=== Exercise requirements ===
Each line below from the one containing "Produce a leftmost derivation for mmqqmmmmqq." through the one containing "S -> h S h | a S a | epsilon" should be output exactly as it stands, and no other line should appear.

Excerpted records section start

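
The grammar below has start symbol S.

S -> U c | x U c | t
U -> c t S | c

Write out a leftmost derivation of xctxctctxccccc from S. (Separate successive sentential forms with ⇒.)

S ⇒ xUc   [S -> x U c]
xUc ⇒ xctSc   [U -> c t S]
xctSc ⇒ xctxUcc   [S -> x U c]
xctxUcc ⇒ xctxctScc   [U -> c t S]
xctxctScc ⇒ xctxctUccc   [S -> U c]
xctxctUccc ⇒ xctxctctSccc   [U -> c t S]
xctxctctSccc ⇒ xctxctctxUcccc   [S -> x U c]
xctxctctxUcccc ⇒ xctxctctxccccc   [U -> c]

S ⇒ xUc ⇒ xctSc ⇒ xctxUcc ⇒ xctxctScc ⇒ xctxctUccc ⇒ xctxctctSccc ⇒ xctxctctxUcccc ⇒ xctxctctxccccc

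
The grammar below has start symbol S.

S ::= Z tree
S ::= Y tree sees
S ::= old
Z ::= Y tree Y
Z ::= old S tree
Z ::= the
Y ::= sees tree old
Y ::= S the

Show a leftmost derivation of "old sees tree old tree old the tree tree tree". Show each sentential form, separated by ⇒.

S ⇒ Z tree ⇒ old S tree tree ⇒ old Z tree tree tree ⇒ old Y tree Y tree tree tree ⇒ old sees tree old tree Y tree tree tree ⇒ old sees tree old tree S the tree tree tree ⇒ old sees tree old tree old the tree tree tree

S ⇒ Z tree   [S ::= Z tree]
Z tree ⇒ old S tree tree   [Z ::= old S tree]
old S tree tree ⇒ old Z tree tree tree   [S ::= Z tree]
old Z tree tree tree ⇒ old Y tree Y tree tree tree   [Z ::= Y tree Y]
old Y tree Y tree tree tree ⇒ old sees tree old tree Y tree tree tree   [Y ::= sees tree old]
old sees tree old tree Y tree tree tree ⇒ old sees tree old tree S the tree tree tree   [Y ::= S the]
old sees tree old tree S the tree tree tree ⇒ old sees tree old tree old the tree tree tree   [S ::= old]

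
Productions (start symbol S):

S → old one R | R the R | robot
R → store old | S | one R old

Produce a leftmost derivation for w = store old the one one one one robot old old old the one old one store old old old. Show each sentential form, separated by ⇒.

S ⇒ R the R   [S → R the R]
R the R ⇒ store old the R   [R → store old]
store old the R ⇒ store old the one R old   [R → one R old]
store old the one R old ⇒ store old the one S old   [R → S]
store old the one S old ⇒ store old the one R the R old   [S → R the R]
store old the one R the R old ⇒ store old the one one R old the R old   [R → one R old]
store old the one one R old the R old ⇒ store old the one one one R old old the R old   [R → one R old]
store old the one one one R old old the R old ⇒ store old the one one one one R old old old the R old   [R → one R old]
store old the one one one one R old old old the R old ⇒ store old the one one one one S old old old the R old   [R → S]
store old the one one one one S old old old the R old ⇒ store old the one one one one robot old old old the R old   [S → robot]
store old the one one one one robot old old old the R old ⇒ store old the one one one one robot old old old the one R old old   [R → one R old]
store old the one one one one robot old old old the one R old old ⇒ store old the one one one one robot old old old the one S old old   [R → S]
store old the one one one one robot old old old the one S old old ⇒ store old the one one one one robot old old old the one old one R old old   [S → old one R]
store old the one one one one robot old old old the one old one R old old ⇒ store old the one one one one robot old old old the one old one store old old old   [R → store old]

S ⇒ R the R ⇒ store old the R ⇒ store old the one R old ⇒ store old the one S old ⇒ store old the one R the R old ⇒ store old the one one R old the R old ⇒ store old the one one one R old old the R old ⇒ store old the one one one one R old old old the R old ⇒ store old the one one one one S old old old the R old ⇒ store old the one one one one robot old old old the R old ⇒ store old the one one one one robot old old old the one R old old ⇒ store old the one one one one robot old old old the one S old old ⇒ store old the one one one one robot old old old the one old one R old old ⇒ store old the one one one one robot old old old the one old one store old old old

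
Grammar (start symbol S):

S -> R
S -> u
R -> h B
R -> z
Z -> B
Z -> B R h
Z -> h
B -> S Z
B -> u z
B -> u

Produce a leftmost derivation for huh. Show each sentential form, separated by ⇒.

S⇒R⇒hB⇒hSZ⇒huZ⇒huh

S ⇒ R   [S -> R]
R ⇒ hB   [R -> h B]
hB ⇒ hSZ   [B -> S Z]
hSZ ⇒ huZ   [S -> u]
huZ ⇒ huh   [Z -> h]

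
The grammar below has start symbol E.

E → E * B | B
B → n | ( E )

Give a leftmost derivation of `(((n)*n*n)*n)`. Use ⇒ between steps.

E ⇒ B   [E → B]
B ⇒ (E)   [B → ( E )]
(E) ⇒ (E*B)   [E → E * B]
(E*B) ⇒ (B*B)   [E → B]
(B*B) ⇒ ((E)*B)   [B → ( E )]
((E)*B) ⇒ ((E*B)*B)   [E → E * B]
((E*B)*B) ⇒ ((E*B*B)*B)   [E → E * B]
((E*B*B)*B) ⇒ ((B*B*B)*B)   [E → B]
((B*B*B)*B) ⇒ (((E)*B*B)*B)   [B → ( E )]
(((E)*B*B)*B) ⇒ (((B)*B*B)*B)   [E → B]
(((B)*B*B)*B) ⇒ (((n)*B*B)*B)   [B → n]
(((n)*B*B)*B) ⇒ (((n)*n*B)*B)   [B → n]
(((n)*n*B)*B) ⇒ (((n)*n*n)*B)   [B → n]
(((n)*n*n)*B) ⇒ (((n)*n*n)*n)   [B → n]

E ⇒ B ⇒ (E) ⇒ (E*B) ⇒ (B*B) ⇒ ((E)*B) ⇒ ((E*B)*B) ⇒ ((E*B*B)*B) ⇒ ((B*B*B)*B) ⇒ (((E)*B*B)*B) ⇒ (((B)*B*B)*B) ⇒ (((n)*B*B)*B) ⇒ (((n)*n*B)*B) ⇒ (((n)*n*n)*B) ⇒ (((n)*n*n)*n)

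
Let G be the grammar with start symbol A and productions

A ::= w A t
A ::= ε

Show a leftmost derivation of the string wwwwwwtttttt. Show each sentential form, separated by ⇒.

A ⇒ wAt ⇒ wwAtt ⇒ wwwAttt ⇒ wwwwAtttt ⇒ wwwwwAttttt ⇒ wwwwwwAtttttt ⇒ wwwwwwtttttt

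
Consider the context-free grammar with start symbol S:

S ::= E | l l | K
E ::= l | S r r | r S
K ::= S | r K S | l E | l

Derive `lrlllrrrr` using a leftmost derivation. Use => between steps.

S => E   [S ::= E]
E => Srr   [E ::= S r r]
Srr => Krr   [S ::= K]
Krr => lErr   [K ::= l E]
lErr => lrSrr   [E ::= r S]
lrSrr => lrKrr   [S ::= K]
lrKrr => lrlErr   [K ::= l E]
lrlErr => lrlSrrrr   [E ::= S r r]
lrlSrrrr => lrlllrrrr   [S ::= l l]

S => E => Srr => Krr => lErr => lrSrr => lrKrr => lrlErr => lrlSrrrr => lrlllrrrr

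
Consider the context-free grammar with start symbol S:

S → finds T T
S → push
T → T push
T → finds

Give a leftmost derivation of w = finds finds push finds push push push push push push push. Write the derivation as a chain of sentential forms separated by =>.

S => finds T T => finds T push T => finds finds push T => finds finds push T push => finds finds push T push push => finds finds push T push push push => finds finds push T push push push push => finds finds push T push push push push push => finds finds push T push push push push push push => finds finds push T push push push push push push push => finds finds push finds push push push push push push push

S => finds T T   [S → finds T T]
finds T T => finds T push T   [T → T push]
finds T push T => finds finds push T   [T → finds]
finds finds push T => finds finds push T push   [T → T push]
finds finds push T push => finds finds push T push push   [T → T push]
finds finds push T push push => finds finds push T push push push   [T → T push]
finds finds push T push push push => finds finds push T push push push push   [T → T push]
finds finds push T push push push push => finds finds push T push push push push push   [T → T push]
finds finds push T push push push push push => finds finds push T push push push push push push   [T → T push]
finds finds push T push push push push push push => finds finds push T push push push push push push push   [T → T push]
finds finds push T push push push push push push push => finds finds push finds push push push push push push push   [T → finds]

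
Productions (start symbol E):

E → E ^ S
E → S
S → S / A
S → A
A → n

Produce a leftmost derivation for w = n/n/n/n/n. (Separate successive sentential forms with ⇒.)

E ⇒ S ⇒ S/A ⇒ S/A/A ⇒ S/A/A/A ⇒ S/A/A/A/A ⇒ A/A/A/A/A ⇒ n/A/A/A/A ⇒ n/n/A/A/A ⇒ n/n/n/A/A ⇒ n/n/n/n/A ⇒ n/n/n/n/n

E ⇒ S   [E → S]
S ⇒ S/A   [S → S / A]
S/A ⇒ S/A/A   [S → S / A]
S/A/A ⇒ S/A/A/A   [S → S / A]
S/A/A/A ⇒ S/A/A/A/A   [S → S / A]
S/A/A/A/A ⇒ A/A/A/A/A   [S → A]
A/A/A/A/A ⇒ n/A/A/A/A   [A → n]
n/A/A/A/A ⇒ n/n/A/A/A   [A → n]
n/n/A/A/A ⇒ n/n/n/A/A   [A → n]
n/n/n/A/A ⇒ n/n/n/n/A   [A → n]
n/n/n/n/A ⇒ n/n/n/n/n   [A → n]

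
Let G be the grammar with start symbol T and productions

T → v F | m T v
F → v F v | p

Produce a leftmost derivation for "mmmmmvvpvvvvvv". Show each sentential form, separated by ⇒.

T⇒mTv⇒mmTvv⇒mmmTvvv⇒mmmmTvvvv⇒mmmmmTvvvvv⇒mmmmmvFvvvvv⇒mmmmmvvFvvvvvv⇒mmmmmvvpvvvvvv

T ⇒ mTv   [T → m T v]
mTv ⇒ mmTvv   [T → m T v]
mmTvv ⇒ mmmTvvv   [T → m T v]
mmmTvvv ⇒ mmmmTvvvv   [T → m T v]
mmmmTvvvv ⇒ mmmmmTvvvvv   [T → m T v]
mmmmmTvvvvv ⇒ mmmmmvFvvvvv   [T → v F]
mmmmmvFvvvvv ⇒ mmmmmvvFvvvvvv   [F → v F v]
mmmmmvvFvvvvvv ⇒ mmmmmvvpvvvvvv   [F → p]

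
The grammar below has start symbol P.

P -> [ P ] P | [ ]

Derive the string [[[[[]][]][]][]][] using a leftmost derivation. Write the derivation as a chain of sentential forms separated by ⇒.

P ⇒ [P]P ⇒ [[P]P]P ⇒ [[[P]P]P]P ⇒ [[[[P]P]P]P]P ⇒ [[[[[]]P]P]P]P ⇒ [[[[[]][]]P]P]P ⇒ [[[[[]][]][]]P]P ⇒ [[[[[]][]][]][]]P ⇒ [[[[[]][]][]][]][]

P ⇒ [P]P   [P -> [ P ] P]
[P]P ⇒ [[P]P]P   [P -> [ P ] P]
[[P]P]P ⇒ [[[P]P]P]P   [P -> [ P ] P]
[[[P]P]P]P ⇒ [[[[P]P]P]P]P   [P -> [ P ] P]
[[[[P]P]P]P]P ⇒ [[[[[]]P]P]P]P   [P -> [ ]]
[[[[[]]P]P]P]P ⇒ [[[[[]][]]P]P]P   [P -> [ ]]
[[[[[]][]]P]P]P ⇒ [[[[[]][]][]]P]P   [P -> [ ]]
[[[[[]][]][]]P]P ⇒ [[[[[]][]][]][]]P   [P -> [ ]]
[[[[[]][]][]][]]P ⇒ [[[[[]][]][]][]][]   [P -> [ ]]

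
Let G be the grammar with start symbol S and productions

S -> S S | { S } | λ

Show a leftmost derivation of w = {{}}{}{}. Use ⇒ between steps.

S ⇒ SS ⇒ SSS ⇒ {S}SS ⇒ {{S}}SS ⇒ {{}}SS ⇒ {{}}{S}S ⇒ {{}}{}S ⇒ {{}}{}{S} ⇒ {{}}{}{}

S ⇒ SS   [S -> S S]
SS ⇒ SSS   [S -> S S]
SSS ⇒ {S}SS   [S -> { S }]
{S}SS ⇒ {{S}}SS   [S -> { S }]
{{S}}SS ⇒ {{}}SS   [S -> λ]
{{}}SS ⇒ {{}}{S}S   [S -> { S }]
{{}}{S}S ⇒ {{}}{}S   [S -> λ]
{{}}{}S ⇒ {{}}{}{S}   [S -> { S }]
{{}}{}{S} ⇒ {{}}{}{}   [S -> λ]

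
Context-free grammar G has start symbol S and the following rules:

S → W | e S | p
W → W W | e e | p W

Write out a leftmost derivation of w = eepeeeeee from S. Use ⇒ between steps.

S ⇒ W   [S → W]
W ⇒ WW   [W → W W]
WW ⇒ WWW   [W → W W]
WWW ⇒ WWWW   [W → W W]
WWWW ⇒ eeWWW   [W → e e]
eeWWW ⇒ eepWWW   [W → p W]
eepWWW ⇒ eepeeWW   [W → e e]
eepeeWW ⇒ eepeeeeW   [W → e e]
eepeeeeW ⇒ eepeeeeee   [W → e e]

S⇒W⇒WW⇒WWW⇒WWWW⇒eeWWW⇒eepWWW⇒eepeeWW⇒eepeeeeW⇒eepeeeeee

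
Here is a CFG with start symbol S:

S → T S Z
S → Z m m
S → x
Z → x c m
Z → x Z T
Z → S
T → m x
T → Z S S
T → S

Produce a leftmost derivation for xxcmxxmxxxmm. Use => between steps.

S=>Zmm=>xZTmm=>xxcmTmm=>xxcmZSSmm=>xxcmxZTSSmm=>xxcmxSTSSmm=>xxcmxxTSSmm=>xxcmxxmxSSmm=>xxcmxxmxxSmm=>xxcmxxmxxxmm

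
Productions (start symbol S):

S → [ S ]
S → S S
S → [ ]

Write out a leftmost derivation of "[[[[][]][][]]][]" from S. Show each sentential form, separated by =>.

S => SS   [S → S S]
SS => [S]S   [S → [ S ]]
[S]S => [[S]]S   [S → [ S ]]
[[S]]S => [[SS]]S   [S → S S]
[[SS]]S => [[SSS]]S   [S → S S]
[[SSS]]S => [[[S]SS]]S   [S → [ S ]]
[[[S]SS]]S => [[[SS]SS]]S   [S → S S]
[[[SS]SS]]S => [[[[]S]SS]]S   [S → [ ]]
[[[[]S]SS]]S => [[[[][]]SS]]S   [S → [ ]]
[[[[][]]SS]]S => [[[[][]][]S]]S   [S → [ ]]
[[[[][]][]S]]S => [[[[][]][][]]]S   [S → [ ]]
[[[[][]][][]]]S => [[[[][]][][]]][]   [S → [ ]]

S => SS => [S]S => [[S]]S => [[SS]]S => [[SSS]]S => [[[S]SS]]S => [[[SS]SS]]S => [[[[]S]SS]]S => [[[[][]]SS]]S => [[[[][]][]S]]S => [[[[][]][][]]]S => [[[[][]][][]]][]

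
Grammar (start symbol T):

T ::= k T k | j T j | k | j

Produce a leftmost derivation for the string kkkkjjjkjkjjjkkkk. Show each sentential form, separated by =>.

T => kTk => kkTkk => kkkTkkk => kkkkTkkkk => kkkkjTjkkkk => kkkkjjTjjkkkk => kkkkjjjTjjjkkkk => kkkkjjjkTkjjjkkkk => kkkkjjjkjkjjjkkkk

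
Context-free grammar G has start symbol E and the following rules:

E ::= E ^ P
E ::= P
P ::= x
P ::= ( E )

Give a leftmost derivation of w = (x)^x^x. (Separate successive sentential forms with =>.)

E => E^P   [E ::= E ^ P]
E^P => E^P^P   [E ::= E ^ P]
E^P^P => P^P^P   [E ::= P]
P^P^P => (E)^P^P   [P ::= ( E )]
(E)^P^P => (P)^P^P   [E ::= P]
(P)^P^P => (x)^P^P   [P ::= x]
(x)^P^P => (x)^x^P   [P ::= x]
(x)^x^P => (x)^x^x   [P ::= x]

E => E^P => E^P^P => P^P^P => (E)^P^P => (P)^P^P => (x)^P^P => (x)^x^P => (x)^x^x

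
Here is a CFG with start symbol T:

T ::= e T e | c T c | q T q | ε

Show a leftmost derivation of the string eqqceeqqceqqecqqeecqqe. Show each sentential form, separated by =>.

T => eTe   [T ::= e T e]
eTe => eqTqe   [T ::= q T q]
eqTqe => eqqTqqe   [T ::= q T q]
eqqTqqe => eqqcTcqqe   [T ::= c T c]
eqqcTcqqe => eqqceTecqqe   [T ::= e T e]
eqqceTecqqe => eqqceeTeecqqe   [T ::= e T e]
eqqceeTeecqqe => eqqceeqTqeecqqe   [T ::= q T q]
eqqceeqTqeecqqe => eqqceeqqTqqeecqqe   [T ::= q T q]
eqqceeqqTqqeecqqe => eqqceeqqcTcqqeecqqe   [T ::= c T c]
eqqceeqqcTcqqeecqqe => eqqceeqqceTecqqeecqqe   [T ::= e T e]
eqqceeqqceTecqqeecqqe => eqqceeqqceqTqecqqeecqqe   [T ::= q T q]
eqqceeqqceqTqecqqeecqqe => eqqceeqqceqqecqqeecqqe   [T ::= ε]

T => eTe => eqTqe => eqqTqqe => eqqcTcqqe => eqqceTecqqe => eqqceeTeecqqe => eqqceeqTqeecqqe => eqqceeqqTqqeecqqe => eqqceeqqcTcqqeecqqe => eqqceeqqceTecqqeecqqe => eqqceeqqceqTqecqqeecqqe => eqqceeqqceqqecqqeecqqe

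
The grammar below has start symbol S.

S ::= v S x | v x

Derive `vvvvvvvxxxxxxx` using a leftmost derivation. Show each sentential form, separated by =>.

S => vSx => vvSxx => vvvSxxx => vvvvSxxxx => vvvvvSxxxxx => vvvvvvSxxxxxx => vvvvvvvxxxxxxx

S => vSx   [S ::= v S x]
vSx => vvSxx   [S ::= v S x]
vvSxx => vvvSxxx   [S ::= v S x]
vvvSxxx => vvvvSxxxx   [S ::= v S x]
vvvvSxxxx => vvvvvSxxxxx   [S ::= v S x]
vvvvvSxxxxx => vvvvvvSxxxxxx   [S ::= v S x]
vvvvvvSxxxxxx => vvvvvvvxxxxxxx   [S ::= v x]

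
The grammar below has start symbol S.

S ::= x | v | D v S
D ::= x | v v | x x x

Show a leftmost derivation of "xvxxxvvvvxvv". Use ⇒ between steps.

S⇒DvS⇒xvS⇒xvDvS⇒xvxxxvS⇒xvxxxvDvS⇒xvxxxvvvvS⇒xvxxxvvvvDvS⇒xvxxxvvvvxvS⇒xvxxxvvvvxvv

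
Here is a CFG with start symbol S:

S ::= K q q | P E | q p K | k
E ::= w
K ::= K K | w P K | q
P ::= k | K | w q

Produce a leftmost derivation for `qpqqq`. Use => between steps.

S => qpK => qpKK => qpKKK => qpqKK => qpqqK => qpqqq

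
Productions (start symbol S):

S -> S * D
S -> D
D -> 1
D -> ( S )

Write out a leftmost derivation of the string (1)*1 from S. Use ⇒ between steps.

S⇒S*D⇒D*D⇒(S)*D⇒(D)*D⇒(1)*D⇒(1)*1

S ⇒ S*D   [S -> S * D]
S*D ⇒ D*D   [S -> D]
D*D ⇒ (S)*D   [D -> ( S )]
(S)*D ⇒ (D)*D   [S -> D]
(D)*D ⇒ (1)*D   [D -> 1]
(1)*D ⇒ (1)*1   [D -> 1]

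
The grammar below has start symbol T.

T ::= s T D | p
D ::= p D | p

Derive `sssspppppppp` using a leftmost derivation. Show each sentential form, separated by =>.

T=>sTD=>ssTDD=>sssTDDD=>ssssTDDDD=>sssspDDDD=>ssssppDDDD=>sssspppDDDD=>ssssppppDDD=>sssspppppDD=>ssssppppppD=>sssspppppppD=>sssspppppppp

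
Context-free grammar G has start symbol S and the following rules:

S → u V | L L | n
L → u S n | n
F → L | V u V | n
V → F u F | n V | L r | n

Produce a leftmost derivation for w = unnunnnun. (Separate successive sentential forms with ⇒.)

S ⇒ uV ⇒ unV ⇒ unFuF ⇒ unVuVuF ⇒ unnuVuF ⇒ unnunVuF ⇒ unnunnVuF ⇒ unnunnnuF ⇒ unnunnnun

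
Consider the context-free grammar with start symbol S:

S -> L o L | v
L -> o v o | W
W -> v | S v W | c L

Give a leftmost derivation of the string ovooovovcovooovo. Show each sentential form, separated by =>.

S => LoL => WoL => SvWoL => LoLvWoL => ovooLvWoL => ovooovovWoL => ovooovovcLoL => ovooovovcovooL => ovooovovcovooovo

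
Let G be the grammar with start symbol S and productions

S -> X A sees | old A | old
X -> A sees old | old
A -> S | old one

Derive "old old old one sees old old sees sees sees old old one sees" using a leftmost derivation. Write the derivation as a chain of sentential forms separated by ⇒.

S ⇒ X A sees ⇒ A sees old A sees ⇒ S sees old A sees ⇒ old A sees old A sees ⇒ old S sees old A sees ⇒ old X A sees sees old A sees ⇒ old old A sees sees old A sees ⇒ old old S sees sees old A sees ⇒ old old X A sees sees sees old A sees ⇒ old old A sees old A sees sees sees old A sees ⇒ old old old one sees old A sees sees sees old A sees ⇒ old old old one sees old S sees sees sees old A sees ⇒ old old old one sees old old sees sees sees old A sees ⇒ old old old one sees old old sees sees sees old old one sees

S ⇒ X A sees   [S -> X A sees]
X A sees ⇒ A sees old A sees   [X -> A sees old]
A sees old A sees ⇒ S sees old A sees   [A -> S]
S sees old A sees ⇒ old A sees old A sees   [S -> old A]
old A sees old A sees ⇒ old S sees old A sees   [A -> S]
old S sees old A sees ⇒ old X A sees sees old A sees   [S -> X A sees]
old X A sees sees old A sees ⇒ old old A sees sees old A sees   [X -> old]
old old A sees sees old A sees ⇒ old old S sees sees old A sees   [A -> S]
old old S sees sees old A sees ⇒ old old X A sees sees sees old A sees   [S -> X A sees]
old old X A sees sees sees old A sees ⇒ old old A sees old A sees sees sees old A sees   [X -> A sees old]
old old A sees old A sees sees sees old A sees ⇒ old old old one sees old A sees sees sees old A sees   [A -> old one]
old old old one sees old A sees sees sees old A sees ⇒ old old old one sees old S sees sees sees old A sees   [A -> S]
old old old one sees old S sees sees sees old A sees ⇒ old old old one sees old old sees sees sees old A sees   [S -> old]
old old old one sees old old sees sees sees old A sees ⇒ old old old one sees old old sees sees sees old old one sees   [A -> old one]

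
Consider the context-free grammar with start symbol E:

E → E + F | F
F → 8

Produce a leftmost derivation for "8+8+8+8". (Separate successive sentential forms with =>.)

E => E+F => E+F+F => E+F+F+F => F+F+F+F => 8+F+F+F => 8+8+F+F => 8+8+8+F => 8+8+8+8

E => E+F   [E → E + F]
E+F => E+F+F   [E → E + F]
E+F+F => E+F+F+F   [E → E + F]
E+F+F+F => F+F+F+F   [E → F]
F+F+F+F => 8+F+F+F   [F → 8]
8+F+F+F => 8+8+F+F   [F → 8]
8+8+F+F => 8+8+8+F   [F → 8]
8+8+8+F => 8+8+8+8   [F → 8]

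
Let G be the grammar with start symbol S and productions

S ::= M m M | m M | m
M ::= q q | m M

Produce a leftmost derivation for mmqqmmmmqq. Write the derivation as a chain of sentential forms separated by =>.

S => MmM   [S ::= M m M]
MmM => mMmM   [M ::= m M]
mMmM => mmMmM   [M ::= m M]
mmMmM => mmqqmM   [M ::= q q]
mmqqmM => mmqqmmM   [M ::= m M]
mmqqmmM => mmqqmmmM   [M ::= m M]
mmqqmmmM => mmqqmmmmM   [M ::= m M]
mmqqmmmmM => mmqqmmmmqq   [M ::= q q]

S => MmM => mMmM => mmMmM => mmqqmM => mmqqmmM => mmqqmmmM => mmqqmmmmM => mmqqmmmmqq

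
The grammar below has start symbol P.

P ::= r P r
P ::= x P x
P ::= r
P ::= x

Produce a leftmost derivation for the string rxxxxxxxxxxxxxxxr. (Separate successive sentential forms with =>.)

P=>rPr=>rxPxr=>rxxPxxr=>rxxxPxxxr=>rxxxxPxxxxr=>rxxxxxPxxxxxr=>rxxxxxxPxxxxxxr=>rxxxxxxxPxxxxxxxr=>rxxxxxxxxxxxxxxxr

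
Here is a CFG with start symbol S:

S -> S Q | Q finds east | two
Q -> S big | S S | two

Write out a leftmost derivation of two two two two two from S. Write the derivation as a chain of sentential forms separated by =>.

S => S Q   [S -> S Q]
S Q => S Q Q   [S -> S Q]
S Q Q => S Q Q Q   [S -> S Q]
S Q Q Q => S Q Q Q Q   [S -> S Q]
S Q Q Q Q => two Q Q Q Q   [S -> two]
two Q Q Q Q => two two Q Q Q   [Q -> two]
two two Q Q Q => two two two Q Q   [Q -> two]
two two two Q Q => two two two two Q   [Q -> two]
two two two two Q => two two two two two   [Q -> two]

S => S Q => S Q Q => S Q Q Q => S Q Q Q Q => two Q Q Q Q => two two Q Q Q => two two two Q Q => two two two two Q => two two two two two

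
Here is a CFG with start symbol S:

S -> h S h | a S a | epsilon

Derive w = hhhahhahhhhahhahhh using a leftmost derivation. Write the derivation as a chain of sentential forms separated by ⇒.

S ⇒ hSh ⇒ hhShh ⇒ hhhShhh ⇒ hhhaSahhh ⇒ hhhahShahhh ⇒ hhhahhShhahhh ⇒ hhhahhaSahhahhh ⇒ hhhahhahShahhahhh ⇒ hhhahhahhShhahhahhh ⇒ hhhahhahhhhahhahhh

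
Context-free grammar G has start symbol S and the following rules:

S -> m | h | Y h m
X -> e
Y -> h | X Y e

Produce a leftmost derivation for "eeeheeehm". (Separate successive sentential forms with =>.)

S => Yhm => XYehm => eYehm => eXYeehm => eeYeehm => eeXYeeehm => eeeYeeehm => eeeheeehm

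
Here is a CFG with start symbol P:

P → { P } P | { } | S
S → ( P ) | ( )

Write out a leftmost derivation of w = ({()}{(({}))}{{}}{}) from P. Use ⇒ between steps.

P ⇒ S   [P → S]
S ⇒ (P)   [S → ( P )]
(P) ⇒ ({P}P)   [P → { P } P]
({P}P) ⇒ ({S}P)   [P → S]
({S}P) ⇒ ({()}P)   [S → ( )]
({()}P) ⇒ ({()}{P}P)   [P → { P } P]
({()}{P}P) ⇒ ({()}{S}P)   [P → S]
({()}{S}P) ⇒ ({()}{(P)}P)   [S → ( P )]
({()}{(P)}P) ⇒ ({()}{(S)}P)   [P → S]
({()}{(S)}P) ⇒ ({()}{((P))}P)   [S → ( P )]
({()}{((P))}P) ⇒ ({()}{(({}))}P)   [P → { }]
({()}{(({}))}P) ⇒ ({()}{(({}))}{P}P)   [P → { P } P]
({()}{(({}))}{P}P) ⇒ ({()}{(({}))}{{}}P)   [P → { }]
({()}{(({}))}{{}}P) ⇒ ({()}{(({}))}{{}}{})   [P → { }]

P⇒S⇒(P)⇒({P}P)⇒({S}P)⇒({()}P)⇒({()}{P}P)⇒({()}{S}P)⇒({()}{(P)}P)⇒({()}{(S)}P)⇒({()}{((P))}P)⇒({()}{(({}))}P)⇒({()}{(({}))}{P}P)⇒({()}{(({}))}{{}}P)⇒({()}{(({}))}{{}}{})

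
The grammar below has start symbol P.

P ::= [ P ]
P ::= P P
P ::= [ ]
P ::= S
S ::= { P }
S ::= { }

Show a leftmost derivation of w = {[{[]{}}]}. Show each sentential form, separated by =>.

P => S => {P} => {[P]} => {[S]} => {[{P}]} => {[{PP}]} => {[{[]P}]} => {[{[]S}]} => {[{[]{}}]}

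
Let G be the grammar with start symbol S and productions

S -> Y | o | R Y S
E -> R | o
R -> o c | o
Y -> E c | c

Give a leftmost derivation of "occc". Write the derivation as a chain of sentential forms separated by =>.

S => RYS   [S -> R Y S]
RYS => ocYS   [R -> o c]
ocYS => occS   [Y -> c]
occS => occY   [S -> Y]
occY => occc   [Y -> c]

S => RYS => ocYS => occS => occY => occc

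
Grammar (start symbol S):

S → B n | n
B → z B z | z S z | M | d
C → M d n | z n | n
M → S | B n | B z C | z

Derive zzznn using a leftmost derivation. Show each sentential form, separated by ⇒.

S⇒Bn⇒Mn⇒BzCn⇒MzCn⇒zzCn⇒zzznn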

Excerpted records section end

=== Solution to the problem ===
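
Produce a leftmost derivation for mmqqmmmmqq. Write the derivation as a chain of sentential forms separated by =>.

S => MmM   [S ::= M m M]
MmM => mMmM   [M ::= m M]
mMmM => mmMmM   [M ::= m M]
mmMmM => mmqqmM   [M ::= q q]
mmqqmM => mmqqmmM   [M ::= m M]
mmqqmmM => mmqqmmmM   [M ::= m M]
mmqqmmmM => mmqqmmmmM   [M ::= m M]
mmqqmmmmM => mmqqmmmmqq   [M ::= q q]

S => MmM => mMmM => mmMmM => mmqqmM => mmqqmmM => mmqqmmmM => mmqqmmmmM => mmqqmmmmqq

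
The grammar below has start symbol P.

P ::= r P r
P ::= x P x
P ::= r
P ::= x

Produce a leftmost derivation for the string rxxxxxxxxxxxxxxxr. (Separate successive sentential forms with =>.)

P=>rPr=>rxPxr=>rxxPxxr=>rxxxPxxxr=>rxxxxPxxxxr=>rxxxxxPxxxxxr=>rxxxxxxPxxxxxxr=>rxxxxxxxPxxxxxxxr=>rxxxxxxxxxxxxxxxr

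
Here is a CFG with start symbol S:

S -> S Q | Q finds east | two
Q -> S big | S S | two

Write out a leftmost derivation of two two two two two from S. Write the derivation as a chain of sentential forms separated by =>.

S => S Q   [S -> S Q]
S Q => S Q Q   [S -> S Q]
S Q Q => S Q Q Q   [S -> S Q]
S Q Q Q => S Q Q Q Q   [S -> S Q]
S Q Q Q Q => two Q Q Q Q   [S -> two]
two Q Q Q Q => two two Q Q Q   [Q -> two]
two two Q Q Q => two two two Q Q   [Q -> two]
two two two Q Q => two two two two Q   [Q -> two]
two two two two Q => two two two two two   [Q -> two]

S => S Q => S Q Q => S Q Q Q => S Q Q Q Q => two Q Q Q Q => two two Q Q Q => two two two Q Q => two two two two Q => two two two two two

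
Here is a CFG with start symbol S:

S -> h S h | a S a | epsilon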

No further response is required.